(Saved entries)

================

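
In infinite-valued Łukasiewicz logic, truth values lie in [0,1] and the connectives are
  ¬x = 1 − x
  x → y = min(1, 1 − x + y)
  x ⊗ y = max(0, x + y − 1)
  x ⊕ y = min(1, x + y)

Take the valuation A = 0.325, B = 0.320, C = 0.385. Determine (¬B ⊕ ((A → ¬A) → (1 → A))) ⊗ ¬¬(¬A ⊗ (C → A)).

¬B = 1 − 0.320 = 0.680
¬A = 1 − 0.325 = 0.675
A → ¬A = min(1, 1 − 0.325 + 0.675) = min(1, 1.350) = 1.000
1 → A = min(1, 1 − 1.000 + 0.325) = min(1, 0.325) = 0.325
(A → ¬A) → (1 → A) = min(1, 1 − 1.000 + 0.325) = min(1, 0.325) = 0.325
¬B ⊕ ((A → ¬A) → (1 → A)) = min(1, 0.680 + 0.325) = min(1, 1.005) = 1.000
C → A = min(1, 1 − 0.385 + 0.325) = min(1, 0.940) = 0.940
¬A ⊗ (C → A) = max(0, 0.675 + 0.940 − 1) = max(0, 0.615) = 0.615
¬(¬A ⊗ (C → A)) = 1 − 0.615 = 0.385
¬¬(¬A ⊗ (C → A)) = 1 − 0.385 = 0.615
(¬B ⊕ ((A → ¬A) → (1 → A))) ⊗ ¬¬(¬A ⊗ (C → A)) = max(0, 1.000 + 0.615 − 1) = max(0, 0.615) = 0.615

0.615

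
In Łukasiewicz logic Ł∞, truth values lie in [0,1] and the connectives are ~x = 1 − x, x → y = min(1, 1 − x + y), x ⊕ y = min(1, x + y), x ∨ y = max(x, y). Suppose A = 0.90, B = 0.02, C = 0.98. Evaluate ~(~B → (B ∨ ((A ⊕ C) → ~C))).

0.96

~B = 1 − 0.02 = 0.98
A ⊕ C = min(1, 0.90 + 0.98) = min(1, 1.88) = 1.00
~C = 1 − 0.98 = 0.02
(A ⊕ C) → ~C = min(1, 1 − 1.00 + 0.02) = min(1, 0.02) = 0.02
B ∨ ((A ⊕ C) → ~C) = max(0.02, 0.02) = 0.02
~B → (B ∨ ((A ⊕ C) → ~C)) = min(1, 1 − 0.98 + 0.02) = min(1, 0.04) = 0.04
~(~B → (B ∨ ((A ⊕ C) → ~C))) = 1 − 0.04 = 0.96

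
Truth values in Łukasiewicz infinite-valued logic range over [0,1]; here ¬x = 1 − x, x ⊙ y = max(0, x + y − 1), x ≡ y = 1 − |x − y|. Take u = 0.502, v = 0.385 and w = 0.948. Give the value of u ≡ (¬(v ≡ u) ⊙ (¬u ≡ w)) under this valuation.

0.498

v ≡ u = 1 − |0.385 − 0.502| = 1 − 0.117 = 0.883
¬(v ≡ u) = 1 − 0.883 = 0.117
¬u = 1 − 0.502 = 0.498
¬u ≡ w = 1 − |0.498 − 0.948| = 1 − 0.450 = 0.550
¬(v ≡ u) ⊙ (¬u ≡ w) = max(0, 0.117 + 0.550 − 1) = max(0, -0.333) = 0.000
u ≡ (¬(v ≡ u) ⊙ (¬u ≡ w)) = 1 − |0.502 − 0.000| = 1 − 0.502 = 0.498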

================

# WHAT YOU HAVE TO DO
Retype every entry word for word.

# TASK SOLUTION
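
In infinite-valued Łukasiewicz logic, truth values lie in [0,1] and the connectives are
  ¬x = 1 − x
  x → y = min(1, 1 − x + y)
  x ⊗ y = max(0, x + y − 1)
  x ⊕ y = min(1, x + y)

Take the valuation A = 0.325, B = 0.320, C = 0.385. Determine (¬B ⊕ ((A → ¬A) → (1 → A))) ⊗ ¬¬(¬A ⊗ (C → A)).

¬B = 1 − 0.320 = 0.680
¬A = 1 − 0.325 = 0.675
A → ¬A = min(1, 1 − 0.325 + 0.675) = min(1, 1.350) = 1.000
1 → A = min(1, 1 − 1.000 + 0.325) = min(1, 0.325) = 0.325
(A → ¬A) → (1 → A) = min(1, 1 − 1.000 + 0.325) = min(1, 0.325) = 0.325
¬B ⊕ ((A → ¬A) → (1 → A)) = min(1, 0.680 + 0.325) = min(1, 1.005) = 1.000
C → A = min(1, 1 − 0.385 + 0.325) = min(1, 0.940) = 0.940
¬A ⊗ (C → A) = max(0, 0.675 + 0.940 − 1) = max(0, 0.615) = 0.615
¬(¬A ⊗ (C → A)) = 1 − 0.615 = 0.385
¬¬(¬A ⊗ (C → A)) = 1 − 0.385 = 0.615
(¬B ⊕ ((A → ¬A) → (1 → A))) ⊗ ¬¬(¬A ⊗ (C → A)) = max(0, 1.000 + 0.615 − 1) = max(0, 0.615) = 0.615

0.615

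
In Łukasiewicz logic Ł∞, truth values lie in [0,1] and the connectives are ~x = 1 − x, x → y = min(1, 1 − x + y), x ⊕ y = min(1, x + y), x ∨ y = max(x, y). Suppose A = 0.90, B = 0.02, C = 0.98. Evaluate ~(~B → (B ∨ ((A ⊕ C) → ~C))).

0.96

~B = 1 − 0.02 = 0.98
A ⊕ C = min(1, 0.90 + 0.98) = min(1, 1.88) = 1.00
~C = 1 − 0.98 = 0.02
(A ⊕ C) → ~C = min(1, 1 − 1.00 + 0.02) = min(1, 0.02) = 0.02
B ∨ ((A ⊕ C) → ~C) = max(0.02, 0.02) = 0.02
~B → (B ∨ ((A ⊕ C) → ~C)) = min(1, 1 − 0.98 + 0.02) = min(1, 0.04) = 0.04
~(~B → (B ∨ ((A ⊕ C) → ~C))) = 1 − 0.04 = 0.96

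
Truth values in Łukasiewicz infinite-valued logic range over [0,1]; here ¬x = 1 − x, x ⊙ y = max(0, x + y − 1), x ≡ y = 1 − |x − y|. Take u = 0.502, v = 0.385 and w = 0.948. Give the value of u ≡ (¬(v ≡ u) ⊙ (¬u ≡ w)) under this valuation.

0.498

v ≡ u = 1 − |0.385 − 0.502| = 1 − 0.117 = 0.883
¬(v ≡ u) = 1 − 0.883 = 0.117
¬u = 1 − 0.502 = 0.498
¬u ≡ w = 1 − |0.498 − 0.948| = 1 − 0.450 = 0.550
¬(v ≡ u) ⊙ (¬u ≡ w) = max(0, 0.117 + 0.550 − 1) = max(0, -0.333) = 0.000
u ≡ (¬(v ≡ u) ⊙ (¬u ≡ w)) = 1 − |0.502 − 0.000| = 1 − 0.502 = 0.498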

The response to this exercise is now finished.